PROBLEM STATEMENT –
Please write out all of the entries without altering anything.

Saved entries:
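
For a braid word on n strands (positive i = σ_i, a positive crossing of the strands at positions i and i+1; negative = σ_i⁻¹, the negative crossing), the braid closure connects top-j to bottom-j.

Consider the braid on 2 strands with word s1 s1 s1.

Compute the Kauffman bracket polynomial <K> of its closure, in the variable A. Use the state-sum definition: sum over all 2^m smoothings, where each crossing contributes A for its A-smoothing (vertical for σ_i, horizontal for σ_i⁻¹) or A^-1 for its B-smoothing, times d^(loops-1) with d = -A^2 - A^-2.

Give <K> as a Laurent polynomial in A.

Braid: s1 s1 s1 on 2 strands, 3 crossings.
Writhe w = (#positive) - (#negative) = 3 - 0 = 3.
State-sum expansion of <K>. There are 2^3 = 8 states.
Smooth each crossing (0=||, 1=⌣⌢); contribution A^(Σ sign_k(1-2s_k)) * d^(L-1).
  state 000: A-exp=+3, loops=2, term = A^3 * d^1
  state 001: A-exp=+1, loops=1, term = A^1 * d^0
  state 010: A-exp=+1, loops=1, term = A^1 * d^0
  state 011: A-exp=-1, loops=2, term = A^-1 * d^1
  state 100: A-exp=+1, loops=1, term = A^1 * d^0
  state 101: A-exp=-1, loops=2, term = A^-1 * d^1
  state 110: A-exp=-1, loops=2, term = A^-1 * d^1
  state 111: A-exp=-3, loops=3, term = A^-3 * d^2
Collect the terms by A-exponent (count of states per loop number):
Powers of d = -A^2 - A^-2: d^2 = A^4 + 2 + A^-4.
  A^3 * (d) = -A^5 - A
  A^1 * (3) = 3*A
  A^-1 * (3*d) = -3*A - 3*A^-3
  A^-3 * (d^2) = A + 2*A^-3 + A^-7
Summing the groups: <K> = -A^5 - A^-3 + A^-7

Answer: -A^5 - A^-3 + A^-7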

EXERCISE RESULT –
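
For a braid word on n strands (positive i = σ_i, a positive crossing of the strands at positions i and i+1; negative = σ_i⁻¹, the negative crossing), the braid closure connects top-j to bottom-j.

Consider the braid on 2 strands with word s1 s1 s1.

Compute the Kauffman bracket polynomial <K> of its closure, in the variable A. Use the state-sum definition: sum over all 2^m smoothings, where each crossing contributes A for its A-smoothing (vertical for σ_i, horizontal for σ_i⁻¹) or A^-1 for its B-smoothing, times d^(loops-1) with d = -A^2 - A^-2.

Give <K> as a Laurent polynomial in A.

Braid: s1 s1 s1 on 2 strands, 3 crossings.
Writhe w = (#positive) - (#negative) = 3 - 0 = 3.
State-sum expansion of <K>. There are 2^3 = 8 states.
Smooth each crossing (0=||, 1=⌣⌢); contribution A^(Σ sign_k(1-2s_k)) * d^(L-1).
  state 000: A-exp=+3, loops=2, term = A^3 * d^1
  state 001: A-exp=+1, loops=1, term = A^1 * d^0
  state 010: A-exp=+1, loops=1, term = A^1 * d^0
  state 011: A-exp=-1, loops=2, term = A^-1 * d^1
  state 100: A-exp=+1, loops=1, term = A^1 * d^0
  state 101: A-exp=-1, loops=2, term = A^-1 * d^1
  state 110: A-exp=-1, loops=2, term = A^-1 * d^1
  state 111: A-exp=-3, loops=3, term = A^-3 * d^2
Collect the terms by A-exponent (count of states per loop number):
Powers of d = -A^2 - A^-2: d^2 = A^4 + 2 + A^-4.
  A^3 * (d) = -A^5 - A
  A^1 * (3) = 3*A
  A^-1 * (3*d) = -3*A - 3*A^-3
  A^-3 * (d^2) = A + 2*A^-3 + A^-7
Summing the groups: <K> = -A^5 - A^-3 + A^-7

Answer: -A^5 - A^-3 + A^-7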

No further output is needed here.